What the task requires: Take the line that contains "Strassen's algorithm vs" in the data below and each line after it, through the last, and repeat them unchanged.

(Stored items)
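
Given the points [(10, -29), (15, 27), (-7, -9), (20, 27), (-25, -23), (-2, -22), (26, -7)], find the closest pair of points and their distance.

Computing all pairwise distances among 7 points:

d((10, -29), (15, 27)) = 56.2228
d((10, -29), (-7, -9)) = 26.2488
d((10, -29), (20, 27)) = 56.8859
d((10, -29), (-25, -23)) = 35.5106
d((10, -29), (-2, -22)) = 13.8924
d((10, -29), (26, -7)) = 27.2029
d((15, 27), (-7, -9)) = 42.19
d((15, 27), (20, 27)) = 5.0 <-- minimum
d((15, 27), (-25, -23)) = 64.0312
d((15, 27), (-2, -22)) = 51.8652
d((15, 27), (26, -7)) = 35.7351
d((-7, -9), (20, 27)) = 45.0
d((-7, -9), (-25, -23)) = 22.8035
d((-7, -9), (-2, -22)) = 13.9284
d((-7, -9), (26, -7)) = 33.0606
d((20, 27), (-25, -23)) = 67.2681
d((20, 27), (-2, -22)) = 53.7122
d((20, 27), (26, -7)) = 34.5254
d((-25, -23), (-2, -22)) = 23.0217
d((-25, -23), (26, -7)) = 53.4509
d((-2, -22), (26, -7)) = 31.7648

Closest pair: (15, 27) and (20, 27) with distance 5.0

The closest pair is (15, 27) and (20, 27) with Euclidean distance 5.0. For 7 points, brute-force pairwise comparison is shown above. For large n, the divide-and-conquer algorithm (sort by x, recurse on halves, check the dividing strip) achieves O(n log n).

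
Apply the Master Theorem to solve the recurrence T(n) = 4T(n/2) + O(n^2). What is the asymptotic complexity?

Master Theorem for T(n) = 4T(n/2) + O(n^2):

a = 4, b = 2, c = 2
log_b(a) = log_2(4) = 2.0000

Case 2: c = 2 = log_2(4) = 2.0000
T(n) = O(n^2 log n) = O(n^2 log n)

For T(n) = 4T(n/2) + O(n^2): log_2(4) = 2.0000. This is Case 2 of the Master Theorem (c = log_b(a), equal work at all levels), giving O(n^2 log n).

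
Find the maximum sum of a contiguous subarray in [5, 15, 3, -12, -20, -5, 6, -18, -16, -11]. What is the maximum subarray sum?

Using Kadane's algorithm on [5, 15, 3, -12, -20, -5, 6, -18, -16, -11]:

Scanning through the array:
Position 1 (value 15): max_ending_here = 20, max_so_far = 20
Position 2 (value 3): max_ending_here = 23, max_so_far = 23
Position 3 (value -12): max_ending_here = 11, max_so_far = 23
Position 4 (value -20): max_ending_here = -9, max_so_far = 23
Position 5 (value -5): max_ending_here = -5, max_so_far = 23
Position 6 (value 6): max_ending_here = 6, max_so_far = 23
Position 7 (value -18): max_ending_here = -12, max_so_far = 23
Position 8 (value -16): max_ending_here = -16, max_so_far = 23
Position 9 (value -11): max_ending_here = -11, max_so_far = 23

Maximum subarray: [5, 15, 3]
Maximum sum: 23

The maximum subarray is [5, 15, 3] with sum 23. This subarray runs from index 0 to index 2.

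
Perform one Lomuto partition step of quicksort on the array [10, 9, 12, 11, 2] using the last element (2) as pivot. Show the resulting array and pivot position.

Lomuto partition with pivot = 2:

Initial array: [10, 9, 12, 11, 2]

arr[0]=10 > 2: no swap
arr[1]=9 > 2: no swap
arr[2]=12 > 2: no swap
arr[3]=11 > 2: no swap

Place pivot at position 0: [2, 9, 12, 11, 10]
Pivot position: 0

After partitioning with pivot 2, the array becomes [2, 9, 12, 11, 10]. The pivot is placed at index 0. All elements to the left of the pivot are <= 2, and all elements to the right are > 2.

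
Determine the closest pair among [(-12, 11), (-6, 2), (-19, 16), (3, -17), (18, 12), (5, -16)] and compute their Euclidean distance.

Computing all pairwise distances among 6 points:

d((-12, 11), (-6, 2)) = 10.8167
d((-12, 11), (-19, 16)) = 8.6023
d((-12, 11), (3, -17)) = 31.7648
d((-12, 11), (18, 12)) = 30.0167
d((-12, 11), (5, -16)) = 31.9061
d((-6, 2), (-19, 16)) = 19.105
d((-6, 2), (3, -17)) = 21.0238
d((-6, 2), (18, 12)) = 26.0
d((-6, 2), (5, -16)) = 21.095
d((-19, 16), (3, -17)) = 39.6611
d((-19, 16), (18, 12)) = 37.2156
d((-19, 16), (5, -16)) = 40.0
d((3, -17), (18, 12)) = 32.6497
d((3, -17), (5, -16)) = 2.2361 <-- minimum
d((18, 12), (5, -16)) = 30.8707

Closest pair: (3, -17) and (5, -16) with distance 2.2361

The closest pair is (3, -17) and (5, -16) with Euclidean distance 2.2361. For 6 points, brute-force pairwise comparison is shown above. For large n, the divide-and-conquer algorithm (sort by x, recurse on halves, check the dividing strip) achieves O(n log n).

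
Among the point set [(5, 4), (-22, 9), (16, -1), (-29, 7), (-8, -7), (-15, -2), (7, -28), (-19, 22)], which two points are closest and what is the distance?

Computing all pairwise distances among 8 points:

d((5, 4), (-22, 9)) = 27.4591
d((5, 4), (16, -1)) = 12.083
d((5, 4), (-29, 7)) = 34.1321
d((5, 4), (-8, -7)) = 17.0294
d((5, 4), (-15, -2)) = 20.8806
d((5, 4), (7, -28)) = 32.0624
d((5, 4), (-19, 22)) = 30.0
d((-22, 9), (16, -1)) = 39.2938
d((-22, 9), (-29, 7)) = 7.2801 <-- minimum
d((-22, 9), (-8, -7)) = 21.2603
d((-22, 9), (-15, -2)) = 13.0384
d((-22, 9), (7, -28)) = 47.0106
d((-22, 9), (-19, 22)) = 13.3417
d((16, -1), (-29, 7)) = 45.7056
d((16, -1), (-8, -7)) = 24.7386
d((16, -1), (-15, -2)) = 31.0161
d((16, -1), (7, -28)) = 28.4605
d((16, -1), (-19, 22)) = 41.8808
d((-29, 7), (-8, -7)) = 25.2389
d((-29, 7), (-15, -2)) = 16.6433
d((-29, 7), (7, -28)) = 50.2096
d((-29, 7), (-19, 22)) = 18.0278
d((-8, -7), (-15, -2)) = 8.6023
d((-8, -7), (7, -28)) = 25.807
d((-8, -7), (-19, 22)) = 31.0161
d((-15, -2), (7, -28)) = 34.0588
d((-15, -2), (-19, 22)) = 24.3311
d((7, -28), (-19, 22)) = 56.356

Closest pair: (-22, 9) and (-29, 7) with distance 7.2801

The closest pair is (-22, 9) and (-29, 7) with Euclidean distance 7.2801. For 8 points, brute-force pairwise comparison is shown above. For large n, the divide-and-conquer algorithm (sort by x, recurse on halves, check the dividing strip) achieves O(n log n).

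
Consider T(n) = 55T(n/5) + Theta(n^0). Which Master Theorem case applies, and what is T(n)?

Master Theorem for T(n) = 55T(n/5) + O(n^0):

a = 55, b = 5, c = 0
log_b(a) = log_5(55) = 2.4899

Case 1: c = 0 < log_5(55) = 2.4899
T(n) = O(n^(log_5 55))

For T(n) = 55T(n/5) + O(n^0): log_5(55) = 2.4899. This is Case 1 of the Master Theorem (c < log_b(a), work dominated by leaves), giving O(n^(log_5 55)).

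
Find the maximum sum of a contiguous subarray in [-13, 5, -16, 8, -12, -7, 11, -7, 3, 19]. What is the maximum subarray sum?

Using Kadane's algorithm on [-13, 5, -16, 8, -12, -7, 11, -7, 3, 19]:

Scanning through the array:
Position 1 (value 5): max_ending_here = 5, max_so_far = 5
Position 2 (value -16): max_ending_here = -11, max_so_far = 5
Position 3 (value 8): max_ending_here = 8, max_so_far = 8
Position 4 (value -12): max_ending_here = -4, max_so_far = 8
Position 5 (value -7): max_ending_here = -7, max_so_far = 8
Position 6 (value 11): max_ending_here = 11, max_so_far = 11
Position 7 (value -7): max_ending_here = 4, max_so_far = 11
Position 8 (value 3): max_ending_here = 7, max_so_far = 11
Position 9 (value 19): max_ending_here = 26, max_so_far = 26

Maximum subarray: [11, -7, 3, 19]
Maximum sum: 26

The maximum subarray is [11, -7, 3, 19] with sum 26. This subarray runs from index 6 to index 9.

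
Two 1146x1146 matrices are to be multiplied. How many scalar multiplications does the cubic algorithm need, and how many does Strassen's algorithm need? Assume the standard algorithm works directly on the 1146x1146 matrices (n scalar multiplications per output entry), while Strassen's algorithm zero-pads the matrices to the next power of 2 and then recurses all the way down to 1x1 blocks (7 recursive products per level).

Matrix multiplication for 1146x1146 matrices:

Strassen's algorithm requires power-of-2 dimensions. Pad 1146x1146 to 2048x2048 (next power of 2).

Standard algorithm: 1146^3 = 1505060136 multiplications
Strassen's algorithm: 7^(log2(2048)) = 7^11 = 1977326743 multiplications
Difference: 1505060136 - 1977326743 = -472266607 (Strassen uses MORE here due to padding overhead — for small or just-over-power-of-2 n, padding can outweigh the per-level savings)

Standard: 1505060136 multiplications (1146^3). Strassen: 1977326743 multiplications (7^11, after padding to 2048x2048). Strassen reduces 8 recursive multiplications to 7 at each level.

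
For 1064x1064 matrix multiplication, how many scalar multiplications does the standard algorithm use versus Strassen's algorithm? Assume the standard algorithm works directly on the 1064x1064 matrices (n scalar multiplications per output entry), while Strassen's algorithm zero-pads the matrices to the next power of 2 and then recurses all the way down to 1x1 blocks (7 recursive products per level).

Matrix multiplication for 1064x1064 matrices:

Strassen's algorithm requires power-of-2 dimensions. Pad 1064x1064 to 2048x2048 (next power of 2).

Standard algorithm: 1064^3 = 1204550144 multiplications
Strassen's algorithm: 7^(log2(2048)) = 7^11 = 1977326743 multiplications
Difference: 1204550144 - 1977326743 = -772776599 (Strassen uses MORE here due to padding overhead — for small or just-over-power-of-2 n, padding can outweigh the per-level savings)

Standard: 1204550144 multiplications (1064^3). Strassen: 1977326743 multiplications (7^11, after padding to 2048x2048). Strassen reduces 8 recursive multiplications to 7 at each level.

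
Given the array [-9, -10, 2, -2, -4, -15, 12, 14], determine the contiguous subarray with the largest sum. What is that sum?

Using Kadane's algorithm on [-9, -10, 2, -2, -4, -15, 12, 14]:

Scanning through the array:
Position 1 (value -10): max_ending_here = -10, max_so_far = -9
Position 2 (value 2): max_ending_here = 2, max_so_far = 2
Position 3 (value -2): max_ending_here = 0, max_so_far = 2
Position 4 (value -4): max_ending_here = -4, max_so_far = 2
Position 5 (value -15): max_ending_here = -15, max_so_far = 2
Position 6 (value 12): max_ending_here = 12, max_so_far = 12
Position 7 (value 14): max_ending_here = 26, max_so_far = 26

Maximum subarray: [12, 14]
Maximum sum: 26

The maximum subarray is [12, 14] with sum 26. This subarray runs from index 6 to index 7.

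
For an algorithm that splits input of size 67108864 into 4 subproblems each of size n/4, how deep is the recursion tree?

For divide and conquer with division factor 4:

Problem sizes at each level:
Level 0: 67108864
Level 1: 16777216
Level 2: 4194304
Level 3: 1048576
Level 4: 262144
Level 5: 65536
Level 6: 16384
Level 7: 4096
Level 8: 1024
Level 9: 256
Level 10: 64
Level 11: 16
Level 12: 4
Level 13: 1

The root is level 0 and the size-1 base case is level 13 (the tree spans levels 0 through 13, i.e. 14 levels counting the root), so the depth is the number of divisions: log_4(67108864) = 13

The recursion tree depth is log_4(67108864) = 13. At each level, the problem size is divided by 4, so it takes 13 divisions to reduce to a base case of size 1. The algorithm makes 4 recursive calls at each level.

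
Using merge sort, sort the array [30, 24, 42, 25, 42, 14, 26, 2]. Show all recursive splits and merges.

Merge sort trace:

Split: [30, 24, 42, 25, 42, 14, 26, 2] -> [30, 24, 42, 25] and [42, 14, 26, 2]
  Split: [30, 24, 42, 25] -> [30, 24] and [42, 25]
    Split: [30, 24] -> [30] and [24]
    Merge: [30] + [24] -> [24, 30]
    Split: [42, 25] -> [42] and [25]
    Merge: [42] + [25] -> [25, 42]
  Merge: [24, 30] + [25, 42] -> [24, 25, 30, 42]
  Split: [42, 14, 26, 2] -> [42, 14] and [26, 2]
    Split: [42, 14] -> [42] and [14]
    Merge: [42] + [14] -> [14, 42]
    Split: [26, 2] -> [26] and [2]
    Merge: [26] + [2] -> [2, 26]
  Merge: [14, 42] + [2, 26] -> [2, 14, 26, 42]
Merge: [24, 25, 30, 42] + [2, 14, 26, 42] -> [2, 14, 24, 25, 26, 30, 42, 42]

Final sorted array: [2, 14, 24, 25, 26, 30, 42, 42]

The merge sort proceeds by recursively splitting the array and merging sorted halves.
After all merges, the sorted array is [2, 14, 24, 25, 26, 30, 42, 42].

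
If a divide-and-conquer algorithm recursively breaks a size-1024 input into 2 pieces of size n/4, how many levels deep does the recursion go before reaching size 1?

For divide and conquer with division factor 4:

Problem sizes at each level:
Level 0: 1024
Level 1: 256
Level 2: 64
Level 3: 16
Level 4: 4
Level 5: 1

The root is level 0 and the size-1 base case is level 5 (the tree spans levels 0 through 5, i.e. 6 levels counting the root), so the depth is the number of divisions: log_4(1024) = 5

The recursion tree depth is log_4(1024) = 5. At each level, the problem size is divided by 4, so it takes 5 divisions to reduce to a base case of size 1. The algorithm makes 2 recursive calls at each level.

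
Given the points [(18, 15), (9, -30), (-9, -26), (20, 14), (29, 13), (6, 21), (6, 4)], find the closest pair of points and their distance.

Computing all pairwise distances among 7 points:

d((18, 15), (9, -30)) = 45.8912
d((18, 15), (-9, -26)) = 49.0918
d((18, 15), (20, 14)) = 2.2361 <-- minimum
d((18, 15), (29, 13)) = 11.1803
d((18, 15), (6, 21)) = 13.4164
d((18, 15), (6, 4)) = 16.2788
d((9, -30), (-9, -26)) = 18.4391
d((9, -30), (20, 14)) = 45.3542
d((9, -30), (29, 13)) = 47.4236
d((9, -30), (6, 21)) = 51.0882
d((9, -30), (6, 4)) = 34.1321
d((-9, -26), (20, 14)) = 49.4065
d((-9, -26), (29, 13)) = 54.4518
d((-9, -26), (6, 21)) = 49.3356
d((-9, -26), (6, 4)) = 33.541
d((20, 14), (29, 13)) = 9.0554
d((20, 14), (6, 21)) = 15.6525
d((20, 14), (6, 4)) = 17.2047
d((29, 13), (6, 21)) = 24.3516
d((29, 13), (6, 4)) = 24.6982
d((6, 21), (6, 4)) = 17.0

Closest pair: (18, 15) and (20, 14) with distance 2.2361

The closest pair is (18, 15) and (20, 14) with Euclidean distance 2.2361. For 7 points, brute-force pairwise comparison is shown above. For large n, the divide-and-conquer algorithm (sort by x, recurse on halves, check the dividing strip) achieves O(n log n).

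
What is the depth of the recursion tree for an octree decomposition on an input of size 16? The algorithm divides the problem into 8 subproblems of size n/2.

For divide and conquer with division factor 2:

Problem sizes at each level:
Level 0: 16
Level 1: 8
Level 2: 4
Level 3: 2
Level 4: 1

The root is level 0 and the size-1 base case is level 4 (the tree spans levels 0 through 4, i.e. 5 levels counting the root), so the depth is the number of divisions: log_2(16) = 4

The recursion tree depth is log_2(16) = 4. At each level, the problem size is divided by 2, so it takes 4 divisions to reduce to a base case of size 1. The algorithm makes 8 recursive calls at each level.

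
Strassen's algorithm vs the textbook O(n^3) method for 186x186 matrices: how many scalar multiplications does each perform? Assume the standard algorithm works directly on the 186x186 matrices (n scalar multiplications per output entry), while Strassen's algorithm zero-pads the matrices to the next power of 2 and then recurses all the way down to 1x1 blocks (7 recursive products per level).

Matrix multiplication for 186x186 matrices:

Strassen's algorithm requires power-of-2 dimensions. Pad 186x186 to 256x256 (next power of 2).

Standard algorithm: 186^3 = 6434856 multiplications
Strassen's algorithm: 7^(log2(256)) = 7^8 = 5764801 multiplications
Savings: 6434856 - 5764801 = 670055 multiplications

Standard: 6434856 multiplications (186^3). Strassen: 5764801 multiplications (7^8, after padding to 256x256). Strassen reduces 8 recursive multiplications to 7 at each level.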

Result for this exercise:
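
Strassen's algorithm vs the textbook O(n^3) method for 186x186 matrices: how many scalar multiplications does each perform? Assume the standard algorithm works directly on the 186x186 matrices (n scalar multiplications per output entry), while Strassen's algorithm zero-pads the matrices to the next power of 2 and then recurses all the way down to 1x1 blocks (7 recursive products per level).

Matrix multiplication for 186x186 matrices:

Strassen's algorithm requires power-of-2 dimensions. Pad 186x186 to 256x256 (next power of 2).

Standard algorithm: 186^3 = 6434856 multiplications
Strassen's algorithm: 7^(log2(256)) = 7^8 = 5764801 multiplications
Savings: 6434856 - 5764801 = 670055 multiplications

Standard: 6434856 multiplications (186^3). Strassen: 5764801 multiplications (7^8, after padding to 256x256). Strassen reduces 8 recursive multiplications to 7 at each level.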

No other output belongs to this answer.